INSTRUCTIONS TO FOLLOW
Using the listing below, retype exactly the lines starting at the one with "G: O H P K B" and ending at the one with "B–G, B–H, O–R.", and include both.

------------------------------------------------------------

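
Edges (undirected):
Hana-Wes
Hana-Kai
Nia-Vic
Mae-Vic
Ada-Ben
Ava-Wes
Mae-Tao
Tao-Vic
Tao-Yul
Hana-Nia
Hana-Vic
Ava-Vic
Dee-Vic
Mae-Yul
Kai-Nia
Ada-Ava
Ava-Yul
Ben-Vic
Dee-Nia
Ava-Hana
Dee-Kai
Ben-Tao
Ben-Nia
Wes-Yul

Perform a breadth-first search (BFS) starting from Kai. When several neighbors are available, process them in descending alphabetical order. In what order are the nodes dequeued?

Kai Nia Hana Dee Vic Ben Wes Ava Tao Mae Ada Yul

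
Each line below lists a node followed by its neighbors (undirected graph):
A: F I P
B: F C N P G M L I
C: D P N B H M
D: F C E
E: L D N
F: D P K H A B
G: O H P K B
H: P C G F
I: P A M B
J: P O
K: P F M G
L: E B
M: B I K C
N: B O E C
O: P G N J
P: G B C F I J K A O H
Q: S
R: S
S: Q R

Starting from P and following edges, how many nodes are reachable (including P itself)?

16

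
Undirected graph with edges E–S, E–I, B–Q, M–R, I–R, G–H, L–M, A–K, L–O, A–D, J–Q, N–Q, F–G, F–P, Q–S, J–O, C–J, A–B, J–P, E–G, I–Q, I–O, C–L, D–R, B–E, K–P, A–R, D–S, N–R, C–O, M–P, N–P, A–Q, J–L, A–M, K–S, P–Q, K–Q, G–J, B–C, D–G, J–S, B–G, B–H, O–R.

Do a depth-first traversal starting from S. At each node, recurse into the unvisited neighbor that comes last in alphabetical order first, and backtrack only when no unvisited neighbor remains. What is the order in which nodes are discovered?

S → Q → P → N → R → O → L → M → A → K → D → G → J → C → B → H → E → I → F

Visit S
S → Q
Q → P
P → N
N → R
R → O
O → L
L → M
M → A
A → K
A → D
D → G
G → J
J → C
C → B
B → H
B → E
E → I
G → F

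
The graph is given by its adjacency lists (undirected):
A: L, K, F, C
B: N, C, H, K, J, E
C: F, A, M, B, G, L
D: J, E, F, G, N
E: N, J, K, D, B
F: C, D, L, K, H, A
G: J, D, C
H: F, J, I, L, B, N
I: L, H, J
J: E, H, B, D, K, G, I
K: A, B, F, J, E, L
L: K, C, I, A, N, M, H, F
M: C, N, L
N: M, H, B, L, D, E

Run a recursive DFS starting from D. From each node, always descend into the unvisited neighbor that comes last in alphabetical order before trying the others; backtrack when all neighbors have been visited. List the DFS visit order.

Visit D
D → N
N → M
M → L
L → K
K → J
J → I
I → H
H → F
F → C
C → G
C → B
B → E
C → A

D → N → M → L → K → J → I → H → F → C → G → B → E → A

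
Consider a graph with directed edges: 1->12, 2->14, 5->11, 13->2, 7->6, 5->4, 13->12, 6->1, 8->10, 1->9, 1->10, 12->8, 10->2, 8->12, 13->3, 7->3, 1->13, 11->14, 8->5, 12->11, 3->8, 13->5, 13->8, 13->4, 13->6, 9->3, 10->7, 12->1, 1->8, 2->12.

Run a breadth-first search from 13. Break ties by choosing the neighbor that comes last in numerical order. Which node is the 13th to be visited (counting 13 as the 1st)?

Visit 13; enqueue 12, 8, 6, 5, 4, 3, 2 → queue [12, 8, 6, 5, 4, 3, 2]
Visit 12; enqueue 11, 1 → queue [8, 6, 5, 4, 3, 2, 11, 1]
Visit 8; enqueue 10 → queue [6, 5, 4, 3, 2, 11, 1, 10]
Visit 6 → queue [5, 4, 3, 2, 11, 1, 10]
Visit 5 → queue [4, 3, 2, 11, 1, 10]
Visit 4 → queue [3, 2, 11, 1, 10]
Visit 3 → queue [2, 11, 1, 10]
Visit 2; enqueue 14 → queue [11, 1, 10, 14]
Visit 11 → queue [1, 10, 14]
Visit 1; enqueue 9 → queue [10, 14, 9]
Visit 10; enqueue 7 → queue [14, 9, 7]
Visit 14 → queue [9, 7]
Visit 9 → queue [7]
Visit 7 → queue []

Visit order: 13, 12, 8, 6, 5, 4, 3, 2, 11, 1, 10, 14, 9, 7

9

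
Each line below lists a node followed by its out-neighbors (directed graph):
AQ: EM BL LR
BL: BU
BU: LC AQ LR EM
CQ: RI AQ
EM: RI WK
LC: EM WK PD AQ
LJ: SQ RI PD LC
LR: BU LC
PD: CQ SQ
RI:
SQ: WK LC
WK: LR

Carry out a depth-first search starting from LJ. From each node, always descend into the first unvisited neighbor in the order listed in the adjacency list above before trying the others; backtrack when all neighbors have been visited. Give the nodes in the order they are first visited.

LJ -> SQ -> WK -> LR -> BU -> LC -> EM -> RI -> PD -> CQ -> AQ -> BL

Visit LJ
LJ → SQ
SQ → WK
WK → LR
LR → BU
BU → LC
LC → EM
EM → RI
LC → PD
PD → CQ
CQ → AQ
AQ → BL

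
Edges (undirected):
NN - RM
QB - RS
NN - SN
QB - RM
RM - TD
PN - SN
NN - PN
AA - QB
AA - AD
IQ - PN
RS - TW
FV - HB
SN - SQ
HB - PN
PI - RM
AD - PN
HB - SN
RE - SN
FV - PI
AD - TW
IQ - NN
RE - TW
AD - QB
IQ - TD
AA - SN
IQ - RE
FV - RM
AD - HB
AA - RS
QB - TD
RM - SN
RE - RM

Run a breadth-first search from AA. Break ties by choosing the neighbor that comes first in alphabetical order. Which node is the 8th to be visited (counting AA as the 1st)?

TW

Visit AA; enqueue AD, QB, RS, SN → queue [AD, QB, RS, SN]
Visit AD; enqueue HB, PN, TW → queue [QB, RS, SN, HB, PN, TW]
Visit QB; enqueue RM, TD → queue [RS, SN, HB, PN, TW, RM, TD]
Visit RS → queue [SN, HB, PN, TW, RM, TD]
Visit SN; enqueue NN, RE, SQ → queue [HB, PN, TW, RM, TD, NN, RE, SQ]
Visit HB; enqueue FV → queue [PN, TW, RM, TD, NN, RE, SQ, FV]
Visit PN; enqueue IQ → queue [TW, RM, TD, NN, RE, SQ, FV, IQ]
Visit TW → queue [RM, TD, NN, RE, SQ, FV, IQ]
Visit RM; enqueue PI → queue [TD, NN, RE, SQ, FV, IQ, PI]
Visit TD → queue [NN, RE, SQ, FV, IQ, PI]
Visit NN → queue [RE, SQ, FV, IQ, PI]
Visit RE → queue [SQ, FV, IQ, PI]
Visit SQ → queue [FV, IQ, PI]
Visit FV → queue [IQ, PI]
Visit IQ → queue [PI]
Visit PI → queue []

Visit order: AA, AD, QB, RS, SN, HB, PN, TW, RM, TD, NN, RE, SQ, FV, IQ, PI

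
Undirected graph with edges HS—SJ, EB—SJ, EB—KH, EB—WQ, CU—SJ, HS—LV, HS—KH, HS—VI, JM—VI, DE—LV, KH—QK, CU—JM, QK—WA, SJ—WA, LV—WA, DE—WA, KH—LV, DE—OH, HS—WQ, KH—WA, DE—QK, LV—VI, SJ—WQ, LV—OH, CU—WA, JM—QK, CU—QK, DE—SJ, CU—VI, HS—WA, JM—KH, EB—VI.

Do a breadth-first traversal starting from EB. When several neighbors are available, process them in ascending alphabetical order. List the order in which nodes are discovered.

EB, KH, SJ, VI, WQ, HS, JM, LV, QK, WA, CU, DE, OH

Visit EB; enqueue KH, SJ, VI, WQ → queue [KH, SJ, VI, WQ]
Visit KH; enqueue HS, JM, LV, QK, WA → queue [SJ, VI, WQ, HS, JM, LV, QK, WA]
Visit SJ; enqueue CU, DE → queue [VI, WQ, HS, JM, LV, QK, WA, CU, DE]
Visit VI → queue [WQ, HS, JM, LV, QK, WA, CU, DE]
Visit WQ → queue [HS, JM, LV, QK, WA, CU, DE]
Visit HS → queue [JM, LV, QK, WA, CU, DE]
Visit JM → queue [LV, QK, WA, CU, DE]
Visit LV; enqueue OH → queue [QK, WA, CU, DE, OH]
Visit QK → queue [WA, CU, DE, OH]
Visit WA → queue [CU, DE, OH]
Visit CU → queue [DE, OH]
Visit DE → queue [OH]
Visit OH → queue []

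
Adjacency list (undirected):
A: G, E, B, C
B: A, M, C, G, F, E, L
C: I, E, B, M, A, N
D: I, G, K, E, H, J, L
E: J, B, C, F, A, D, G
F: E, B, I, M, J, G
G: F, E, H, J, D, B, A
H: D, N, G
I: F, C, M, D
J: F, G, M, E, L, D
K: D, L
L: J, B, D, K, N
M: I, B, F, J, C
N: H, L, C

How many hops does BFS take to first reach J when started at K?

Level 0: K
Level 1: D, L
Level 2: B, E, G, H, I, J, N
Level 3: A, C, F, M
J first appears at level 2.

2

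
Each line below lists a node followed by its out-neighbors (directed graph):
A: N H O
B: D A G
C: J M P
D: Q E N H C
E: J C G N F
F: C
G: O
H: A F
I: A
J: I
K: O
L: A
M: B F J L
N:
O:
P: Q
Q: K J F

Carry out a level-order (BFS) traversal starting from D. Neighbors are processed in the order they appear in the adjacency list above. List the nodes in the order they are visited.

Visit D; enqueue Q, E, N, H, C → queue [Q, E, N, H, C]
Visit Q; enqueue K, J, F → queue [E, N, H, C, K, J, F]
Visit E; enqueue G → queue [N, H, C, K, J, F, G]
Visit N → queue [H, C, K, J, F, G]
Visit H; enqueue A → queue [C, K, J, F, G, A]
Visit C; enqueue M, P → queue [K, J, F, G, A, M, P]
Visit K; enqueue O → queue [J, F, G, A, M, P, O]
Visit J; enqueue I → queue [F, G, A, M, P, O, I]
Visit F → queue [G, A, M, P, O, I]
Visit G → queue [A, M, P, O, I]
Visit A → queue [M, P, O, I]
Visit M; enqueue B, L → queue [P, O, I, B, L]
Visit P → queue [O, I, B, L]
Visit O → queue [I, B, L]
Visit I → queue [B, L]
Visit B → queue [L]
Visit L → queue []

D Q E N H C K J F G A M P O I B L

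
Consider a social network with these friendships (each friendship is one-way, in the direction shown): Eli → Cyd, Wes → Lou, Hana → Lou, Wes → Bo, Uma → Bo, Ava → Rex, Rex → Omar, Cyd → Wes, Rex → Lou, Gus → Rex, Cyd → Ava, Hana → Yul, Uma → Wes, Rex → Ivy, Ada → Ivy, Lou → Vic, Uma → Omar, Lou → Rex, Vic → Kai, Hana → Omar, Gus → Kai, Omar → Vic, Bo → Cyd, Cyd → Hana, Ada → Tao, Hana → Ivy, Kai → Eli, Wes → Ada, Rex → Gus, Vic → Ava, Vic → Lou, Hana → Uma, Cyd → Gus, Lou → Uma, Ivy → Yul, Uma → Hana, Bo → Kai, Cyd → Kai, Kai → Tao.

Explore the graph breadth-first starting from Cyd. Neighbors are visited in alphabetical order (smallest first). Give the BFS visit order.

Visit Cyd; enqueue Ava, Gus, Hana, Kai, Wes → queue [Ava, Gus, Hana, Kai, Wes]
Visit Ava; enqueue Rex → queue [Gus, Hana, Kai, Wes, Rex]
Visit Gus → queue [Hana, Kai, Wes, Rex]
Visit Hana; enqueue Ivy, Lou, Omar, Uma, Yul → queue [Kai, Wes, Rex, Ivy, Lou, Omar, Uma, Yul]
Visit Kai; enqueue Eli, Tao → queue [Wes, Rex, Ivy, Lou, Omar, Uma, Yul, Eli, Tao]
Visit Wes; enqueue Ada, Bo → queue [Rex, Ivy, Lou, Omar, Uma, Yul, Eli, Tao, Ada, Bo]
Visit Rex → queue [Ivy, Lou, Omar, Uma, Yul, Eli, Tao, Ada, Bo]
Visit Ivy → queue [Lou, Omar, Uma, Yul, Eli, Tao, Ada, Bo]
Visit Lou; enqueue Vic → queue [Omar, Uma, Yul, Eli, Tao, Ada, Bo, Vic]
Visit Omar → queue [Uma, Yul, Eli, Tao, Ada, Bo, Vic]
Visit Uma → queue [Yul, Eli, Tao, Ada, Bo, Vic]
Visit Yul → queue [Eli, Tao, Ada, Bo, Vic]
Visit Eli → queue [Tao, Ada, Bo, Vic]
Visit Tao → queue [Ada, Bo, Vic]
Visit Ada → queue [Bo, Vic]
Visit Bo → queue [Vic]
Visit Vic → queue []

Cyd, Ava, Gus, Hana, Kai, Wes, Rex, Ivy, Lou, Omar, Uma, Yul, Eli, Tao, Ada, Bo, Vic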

------------------------------------------------------------

RESPONSE
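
G: O H P K B
H: P C G F
I: P A M B
J: P O
K: P F M G
L: E B
M: B I K C
N: B O E C
O: P G N J
P: G B C F I J K A O H
Q: S
R: S
S: Q R

Starting from P and following edges, how many nodes are reachable (including P itself)?

16

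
Undirected graph with edges E–S, E–I, B–Q, M–R, I–R, G–H, L–M, A–K, L–O, A–D, J–Q, N–Q, F–G, F–P, Q–S, J–O, C–J, A–B, J–P, E–G, I–Q, I–O, C–L, D–R, B–E, K–P, A–R, D–S, N–R, C–O, M–P, N–P, A–Q, J–L, A–M, K–S, P–Q, K–Q, G–J, B–C, D–G, J–S, B–G, B–H, O–R.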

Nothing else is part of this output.